▶ **TASK OBJECTIVE**
The data below must be repeated exactly. Leave nothing out.

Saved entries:

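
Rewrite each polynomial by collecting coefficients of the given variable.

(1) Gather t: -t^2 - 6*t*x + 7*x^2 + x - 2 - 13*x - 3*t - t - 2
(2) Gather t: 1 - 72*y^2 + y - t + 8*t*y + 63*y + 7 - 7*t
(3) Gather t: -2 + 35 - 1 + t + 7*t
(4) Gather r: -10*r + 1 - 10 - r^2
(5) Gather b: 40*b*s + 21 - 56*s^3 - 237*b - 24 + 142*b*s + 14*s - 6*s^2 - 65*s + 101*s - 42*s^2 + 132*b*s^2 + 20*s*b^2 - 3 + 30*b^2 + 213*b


(1) = -t^2 + t*(-6*x - 4) + 7*x^2 - 12*x - 4
(2) = t*(8*y - 8) - 72*y^2 + 64*y + 8
(3) = 8*t + 32
(4) = -r^2 - 10*r - 9
(5) = b^2*(20*s + 30) + b*(132*s^2 + 182*s - 24) - 56*s^3 - 48*s^2 + 50*s - 6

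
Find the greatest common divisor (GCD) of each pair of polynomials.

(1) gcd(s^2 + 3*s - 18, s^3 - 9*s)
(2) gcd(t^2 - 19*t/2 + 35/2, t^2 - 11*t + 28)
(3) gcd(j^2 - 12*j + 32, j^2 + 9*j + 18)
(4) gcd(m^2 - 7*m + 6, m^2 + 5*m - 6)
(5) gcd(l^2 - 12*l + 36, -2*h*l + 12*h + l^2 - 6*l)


(1) = gcd((s - 3)*(s + 6), s*(s - 3)*(s + 3)) = s - 3
(2) = gcd((t - 7)*(t - 5/2), (t - 7)*(t - 4)) = t - 7
(3) = gcd((j - 8)*(j - 4), (j + 3)*(j + 6)) = 1
(4) = gcd((m - 6)*(m - 1), (m - 1)*(m + 6)) = m - 1
(5) = l - 6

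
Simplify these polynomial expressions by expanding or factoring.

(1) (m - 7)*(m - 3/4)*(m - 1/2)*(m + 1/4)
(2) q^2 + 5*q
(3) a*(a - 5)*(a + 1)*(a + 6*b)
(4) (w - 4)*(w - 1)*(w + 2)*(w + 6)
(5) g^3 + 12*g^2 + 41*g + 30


(1) = m^4 - 8*m^3 + 113*m^2/16 - 11*m/32 - 21/32
(2) = q*(q + 5)
(3) = a^4 + 6*a^3*b - 4*a^3 - 24*a^2*b - 5*a^2 - 30*a*b
(4) = w^4 + 3*w^3 - 24*w^2 - 28*w + 48
(5) = (g + 1)*(g + 5)*(g + 6)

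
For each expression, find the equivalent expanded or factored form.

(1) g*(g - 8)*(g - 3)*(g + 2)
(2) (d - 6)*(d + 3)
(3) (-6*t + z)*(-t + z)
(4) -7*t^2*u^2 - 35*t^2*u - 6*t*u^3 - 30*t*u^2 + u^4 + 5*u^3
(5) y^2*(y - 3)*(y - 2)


(1) = g^4 - 9*g^3 + 2*g^2 + 48*g
(2) = d^2 - 3*d - 18
(3) = 6*t^2 - 7*t*z + z^2
(4) = u*(-7*t + u)*(t + u)*(u + 5)
(5) = y^4 - 5*y^3 + 6*y^2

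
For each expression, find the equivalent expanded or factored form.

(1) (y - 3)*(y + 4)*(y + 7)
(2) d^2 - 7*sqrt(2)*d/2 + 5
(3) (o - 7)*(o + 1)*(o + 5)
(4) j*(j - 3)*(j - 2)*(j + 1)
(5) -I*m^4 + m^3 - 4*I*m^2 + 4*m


(1) = y^3 + 8*y^2 - 5*y - 84
(2) = (d - 5*sqrt(2)/2)*(d - sqrt(2))
(3) = o^3 - o^2 - 37*o - 35
(4) = j^4 - 4*j^3 + j^2 + 6*j
(5) = m*(m - 2*I)*(m + 2*I)*(-I*m + 1)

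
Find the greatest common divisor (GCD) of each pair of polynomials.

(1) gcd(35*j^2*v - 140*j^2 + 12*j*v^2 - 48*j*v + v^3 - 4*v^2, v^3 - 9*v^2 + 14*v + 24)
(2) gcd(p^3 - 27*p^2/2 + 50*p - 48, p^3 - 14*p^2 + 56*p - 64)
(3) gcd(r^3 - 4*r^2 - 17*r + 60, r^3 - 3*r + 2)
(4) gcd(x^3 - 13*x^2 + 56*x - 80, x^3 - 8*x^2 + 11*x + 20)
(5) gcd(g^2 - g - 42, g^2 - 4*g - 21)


(1) = v - 4
(2) = p^2 - 12*p + 32
(3) = 1
(4) = gcd((x - 5)*(x - 4)^2, (x - 5)*(x - 4)*(x + 1)) = x^2 - 9*x + 20
(5) = gcd((g - 7)*(g + 6), (g - 7)*(g + 3)) = g - 7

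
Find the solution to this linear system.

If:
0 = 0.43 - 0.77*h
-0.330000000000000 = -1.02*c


Then:
c = 0.32
h = 0.56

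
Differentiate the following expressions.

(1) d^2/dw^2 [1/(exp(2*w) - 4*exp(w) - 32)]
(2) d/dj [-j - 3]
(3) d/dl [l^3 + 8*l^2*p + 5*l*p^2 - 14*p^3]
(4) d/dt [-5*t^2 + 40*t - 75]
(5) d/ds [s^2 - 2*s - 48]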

▶ **ANSWER FOR THIS EXERCISE**
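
Rewrite each polynomial by collecting coefficients of the given variable.

(1) Gather t: -t^2 - 6*t*x + 7*x^2 + x - 2 - 13*x - 3*t - t - 2
(2) Gather t: 1 - 72*y^2 + y - t + 8*t*y + 63*y + 7 - 7*t
(3) Gather t: -2 + 35 - 1 + t + 7*t
(4) Gather r: -10*r + 1 - 10 - r^2
(5) Gather b: 40*b*s + 21 - 56*s^3 - 237*b - 24 + 142*b*s + 14*s - 6*s^2 - 65*s + 101*s - 42*s^2 + 132*b*s^2 + 20*s*b^2 - 3 + 30*b^2 + 213*b


(1) = -t^2 + t*(-6*x - 4) + 7*x^2 - 12*x - 4
(2) = t*(8*y - 8) - 72*y^2 + 64*y + 8
(3) = 8*t + 32
(4) = -r^2 - 10*r - 9
(5) = b^2*(20*s + 30) + b*(132*s^2 + 182*s - 24) - 56*s^3 - 48*s^2 + 50*s - 6

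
Find the greatest common divisor (GCD) of each pair of polynomials.

(1) gcd(s^2 + 3*s - 18, s^3 - 9*s)
(2) gcd(t^2 - 19*t/2 + 35/2, t^2 - 11*t + 28)
(3) gcd(j^2 - 12*j + 32, j^2 + 9*j + 18)
(4) gcd(m^2 - 7*m + 6, m^2 + 5*m - 6)
(5) gcd(l^2 - 12*l + 36, -2*h*l + 12*h + l^2 - 6*l)


(1) = gcd((s - 3)*(s + 6), s*(s - 3)*(s + 3)) = s - 3
(2) = gcd((t - 7)*(t - 5/2), (t - 7)*(t - 4)) = t - 7
(3) = gcd((j - 8)*(j - 4), (j + 3)*(j + 6)) = 1
(4) = gcd((m - 6)*(m - 1), (m - 1)*(m + 6)) = m - 1
(5) = l - 6

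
Simplify these polynomial expressions by expanding or factoring.

(1) (m - 7)*(m - 3/4)*(m - 1/2)*(m + 1/4)
(2) q^2 + 5*q
(3) a*(a - 5)*(a + 1)*(a + 6*b)
(4) (w - 4)*(w - 1)*(w + 2)*(w + 6)
(5) g^3 + 12*g^2 + 41*g + 30


(1) = m^4 - 8*m^3 + 113*m^2/16 - 11*m/32 - 21/32
(2) = q*(q + 5)
(3) = a^4 + 6*a^3*b - 4*a^3 - 24*a^2*b - 5*a^2 - 30*a*b
(4) = w^4 + 3*w^3 - 24*w^2 - 28*w + 48
(5) = (g + 1)*(g + 5)*(g + 6)

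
For each expression, find the equivalent expanded or factored form.

(1) g*(g - 8)*(g - 3)*(g + 2)
(2) (d - 6)*(d + 3)
(3) (-6*t + z)*(-t + z)
(4) -7*t^2*u^2 - 35*t^2*u - 6*t*u^3 - 30*t*u^2 + u^4 + 5*u^3
(5) y^2*(y - 3)*(y - 2)


(1) = g^4 - 9*g^3 + 2*g^2 + 48*g
(2) = d^2 - 3*d - 18
(3) = 6*t^2 - 7*t*z + z^2
(4) = u*(-7*t + u)*(t + u)*(u + 5)
(5) = y^4 - 5*y^3 + 6*y^2

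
For each expression, find the equivalent expanded or factored form.

(1) (y - 3)*(y + 4)*(y + 7)
(2) d^2 - 7*sqrt(2)*d/2 + 5
(3) (o - 7)*(o + 1)*(o + 5)
(4) j*(j - 3)*(j - 2)*(j + 1)
(5) -I*m^4 + m^3 - 4*I*m^2 + 4*m


(1) = y^3 + 8*y^2 - 5*y - 84
(2) = (d - 5*sqrt(2)/2)*(d - sqrt(2))
(3) = o^3 - o^2 - 37*o - 35
(4) = j^4 - 4*j^3 + j^2 + 6*j
(5) = m*(m - 2*I)*(m + 2*I)*(-I*m + 1)

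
Find the greatest common divisor (GCD) of each pair of polynomials.

(1) gcd(35*j^2*v - 140*j^2 + 12*j*v^2 - 48*j*v + v^3 - 4*v^2, v^3 - 9*v^2 + 14*v + 24)
(2) gcd(p^3 - 27*p^2/2 + 50*p - 48, p^3 - 14*p^2 + 56*p - 64)
(3) gcd(r^3 - 4*r^2 - 17*r + 60, r^3 - 3*r + 2)
(4) gcd(x^3 - 13*x^2 + 56*x - 80, x^3 - 8*x^2 + 11*x + 20)
(5) gcd(g^2 - g - 42, g^2 - 4*g - 21)


(1) = v - 4
(2) = p^2 - 12*p + 32
(3) = 1
(4) = gcd((x - 5)*(x - 4)^2, (x - 5)*(x - 4)*(x + 1)) = x^2 - 9*x + 20
(5) = gcd((g - 7)*(g + 6), (g - 7)*(g + 3)) = g - 7

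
Find the solution to this linear system.

If:
0 = 0.43 - 0.77*h
-0.330000000000000 = -1.02*c


Then:
c = 0.32
h = 0.56

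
Differentiate the following expressions.

(1) d^2/dw^2 [1/(exp(2*w) - 4*exp(w) - 32)]
(2) d/dj [-j - 3]
(3) d/dl [l^3 + 8*l^2*p + 5*l*p^2 - 14*p^3]
(4) d/dt [-5*t^2 + 40*t - 75]
(5) d/ds [s^2 - 2*s - 48]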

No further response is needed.